__Given records__.
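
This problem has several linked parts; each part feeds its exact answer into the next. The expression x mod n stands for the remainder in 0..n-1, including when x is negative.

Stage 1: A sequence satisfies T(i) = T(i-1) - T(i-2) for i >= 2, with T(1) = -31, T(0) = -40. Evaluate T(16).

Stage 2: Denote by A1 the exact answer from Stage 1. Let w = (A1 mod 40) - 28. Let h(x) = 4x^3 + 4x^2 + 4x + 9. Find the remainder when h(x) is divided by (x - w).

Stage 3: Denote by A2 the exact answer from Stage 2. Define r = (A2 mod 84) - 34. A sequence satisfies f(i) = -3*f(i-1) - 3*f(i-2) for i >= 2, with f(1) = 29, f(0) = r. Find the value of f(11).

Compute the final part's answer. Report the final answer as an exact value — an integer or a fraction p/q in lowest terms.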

__Exercise requirements__. Retype each line of the material above exactly.

__Answer section__.
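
This problem has several linked parts; each part feeds its exact answer into the next. The expression x mod n stands for the remainder in 0..n-1, including when x is negative.

Stage 1: A sequence satisfies T(i) = T(i-1) - T(i-2) for i >= 2, with T(1) = -31, T(0) = -40. Evaluate T(16).

Stage 2: Denote by A1 the exact answer from Stage 1. Let w = (A1 mod 40) - 28. Let h(x) = 4x^3 + 4x^2 + 4x + 9. Find the remainder when h(x) is divided by (x - w).

Stage 3: Denote by A2 the exact answer from Stage 2. Define r = (A2 mod 84) - 34. A sequence satisfies f(i) = -3*f(i-1) - 3*f(i-2) for i >= 2, with f(1) = 29, f(0) = r. Find the value of f(11).

Compute the final part's answer. Report the final answer as an exact value — an integer or a fraction p/q in lowest terms.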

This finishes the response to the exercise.